Required action:
Pull each line with the string "follows" from the entries.

BEGIN Provided data

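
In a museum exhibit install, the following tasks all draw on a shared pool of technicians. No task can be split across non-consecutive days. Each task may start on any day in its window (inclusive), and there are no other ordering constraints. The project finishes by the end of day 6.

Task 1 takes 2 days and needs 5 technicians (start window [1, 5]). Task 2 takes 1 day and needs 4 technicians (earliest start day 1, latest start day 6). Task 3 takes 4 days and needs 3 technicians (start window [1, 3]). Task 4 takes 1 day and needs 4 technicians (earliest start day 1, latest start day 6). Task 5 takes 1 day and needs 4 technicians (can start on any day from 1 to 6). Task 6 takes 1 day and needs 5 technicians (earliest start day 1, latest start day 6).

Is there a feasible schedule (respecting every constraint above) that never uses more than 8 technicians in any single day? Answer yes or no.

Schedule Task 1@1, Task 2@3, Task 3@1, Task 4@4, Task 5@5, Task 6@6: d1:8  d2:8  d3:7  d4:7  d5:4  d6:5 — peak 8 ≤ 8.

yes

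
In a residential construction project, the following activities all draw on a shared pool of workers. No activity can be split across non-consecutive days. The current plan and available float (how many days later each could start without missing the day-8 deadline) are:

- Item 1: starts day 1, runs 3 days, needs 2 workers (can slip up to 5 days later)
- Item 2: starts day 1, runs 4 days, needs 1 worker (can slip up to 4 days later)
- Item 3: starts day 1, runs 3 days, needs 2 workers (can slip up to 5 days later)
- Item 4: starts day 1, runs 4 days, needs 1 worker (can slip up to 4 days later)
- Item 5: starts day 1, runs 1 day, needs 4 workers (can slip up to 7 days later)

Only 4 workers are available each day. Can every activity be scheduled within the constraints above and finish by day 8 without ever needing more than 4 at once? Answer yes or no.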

END Provided data
BEGIN Provided data

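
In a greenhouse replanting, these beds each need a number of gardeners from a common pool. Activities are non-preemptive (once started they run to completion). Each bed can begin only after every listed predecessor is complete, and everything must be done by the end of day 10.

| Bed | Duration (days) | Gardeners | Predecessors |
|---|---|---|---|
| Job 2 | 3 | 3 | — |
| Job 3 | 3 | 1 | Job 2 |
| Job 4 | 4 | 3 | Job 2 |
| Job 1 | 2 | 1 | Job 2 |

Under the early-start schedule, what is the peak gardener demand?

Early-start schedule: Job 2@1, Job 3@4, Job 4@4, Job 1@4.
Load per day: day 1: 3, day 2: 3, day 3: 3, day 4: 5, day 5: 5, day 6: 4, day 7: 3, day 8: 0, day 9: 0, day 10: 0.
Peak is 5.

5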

END Provided data
BEGIN Provided data

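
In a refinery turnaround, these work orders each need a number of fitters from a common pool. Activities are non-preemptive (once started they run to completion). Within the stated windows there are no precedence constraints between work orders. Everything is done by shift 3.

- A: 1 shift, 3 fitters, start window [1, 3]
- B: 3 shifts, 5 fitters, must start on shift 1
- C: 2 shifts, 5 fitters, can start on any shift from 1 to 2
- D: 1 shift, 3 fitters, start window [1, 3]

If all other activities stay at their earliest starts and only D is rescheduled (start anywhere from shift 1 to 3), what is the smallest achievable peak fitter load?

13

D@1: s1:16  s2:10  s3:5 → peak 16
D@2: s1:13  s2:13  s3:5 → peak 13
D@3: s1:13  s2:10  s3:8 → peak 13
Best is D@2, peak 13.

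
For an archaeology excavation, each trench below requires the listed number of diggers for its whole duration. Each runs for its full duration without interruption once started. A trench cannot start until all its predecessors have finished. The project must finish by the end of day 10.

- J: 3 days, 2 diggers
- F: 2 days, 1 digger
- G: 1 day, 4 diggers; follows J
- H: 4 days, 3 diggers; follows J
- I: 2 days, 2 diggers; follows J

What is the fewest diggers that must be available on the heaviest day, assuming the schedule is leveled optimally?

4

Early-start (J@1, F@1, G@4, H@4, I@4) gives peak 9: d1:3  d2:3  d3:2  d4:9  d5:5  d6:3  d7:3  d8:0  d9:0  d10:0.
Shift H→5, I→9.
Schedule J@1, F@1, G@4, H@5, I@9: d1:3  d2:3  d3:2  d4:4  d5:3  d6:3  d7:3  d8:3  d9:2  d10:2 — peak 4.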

END Provided data

Response to the exercise:
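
- G: 1 day, 4 diggers; follows J
- H: 4 days, 3 diggers; follows J
- I: 2 days, 2 diggers; follows J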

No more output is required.